Dataset records:
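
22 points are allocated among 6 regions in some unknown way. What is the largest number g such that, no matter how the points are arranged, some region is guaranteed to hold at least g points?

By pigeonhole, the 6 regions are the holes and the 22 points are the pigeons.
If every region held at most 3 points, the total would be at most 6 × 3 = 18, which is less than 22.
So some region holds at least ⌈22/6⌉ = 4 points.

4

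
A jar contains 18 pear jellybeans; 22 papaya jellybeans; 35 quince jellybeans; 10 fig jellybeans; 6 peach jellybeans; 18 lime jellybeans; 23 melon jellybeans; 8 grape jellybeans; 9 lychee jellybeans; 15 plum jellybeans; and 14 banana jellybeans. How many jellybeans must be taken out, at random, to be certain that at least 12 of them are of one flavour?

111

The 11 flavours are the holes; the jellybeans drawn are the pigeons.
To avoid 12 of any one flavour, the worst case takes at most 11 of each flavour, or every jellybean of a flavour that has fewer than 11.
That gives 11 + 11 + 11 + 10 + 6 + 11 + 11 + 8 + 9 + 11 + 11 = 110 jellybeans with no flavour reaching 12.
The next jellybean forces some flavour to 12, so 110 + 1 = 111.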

Description of the task - Your task is to reproduce all the data exactly as shown.

Your response -
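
22 points are allocated among 6 regions in some unknown way. What is the largest number g such that, no matter how the points are arranged, some region is guaranteed to hold at least g points?

By pigeonhole, the 6 regions are the holes and the 22 points are the pigeons.
If every region held at most 3 points, the total would be at most 6 × 3 = 18, which is less than 22.
So some region holds at least ⌈22/6⌉ = 4 points.

4

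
A jar contains 18 pear jellybeans; 22 papaya jellybeans; 35 quince jellybeans; 10 fig jellybeans; 6 peach jellybeans; 18 lime jellybeans; 23 melon jellybeans; 8 grape jellybeans; 9 lychee jellybeans; 15 plum jellybeans; and 14 banana jellybeans. How many jellybeans must be taken out, at random, to be certain that at least 12 of them are of one flavour?

111

The 11 flavours are the holes; the jellybeans drawn are the pigeons.
To avoid 12 of any one flavour, the worst case takes at most 11 of each flavour, or every jellybean of a flavour that has fewer than 11.
That gives 11 + 11 + 11 + 10 + 6 + 11 + 11 + 8 + 9 + 11 + 11 = 110 jellybeans with no flavour reaching 12.
The next jellybean forces some flavour to 12, so 110 + 1 = 111.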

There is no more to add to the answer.